## What you have to do
Write out all the data below exactly.
*** Records for processing ***
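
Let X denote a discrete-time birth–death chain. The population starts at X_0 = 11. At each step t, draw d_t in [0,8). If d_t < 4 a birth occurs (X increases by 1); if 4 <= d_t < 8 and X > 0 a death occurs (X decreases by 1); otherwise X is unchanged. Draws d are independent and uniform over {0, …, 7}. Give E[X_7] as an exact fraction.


X can drop by at most 1 per step and X_0 = 11 > T = 7, so X_t >= 11 − t >= 4 > 0 for every t <= 7: the floor at 0 (the 'and X > 0' condition) never binds. Hence X_7 = X_0 + Σ_{t<7} Y_t with i.i.d. increments Y_t = y(d_t) ∈ {+1, −1, 0}.
Outcome values over d=0..7: [1, 1, 1, 1, -1, -1, -1, -1]
Σy = 0, Σy² = 8, M = 8
μ = 0/8 = 0,  σ² = 8/8 − (0)² = 1
E[X_7] = 11 + 7·(0) = 11

11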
*** End of Records for processing ***
## Answer to this exercise
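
Let X denote a discrete-time birth–death chain. The population starts at X_0 = 11. At each step t, draw d_t in [0,8). If d_t < 4 a birth occurs (X increases by 1); if 4 <= d_t < 8 and X > 0 a death occurs (X decreases by 1); otherwise X is unchanged. Draws d are independent and uniform over {0, …, 7}. Give E[X_7] as an exact fraction.


X can drop by at most 1 per step and X_0 = 11 > T = 7, so X_t >= 11 − t >= 4 > 0 for every t <= 7: the floor at 0 (the 'and X > 0' condition) never binds. Hence X_7 = X_0 + Σ_{t<7} Y_t with i.i.d. increments Y_t = y(d_t) ∈ {+1, −1, 0}.
Outcome values over d=0..7: [1, 1, 1, 1, -1, -1, -1, -1]
Σy = 0, Σy² = 8, M = 8
μ = 0/8 = 0,  σ² = 8/8 − (0)² = 1
E[X_7] = 11 + 7·(0) = 11

11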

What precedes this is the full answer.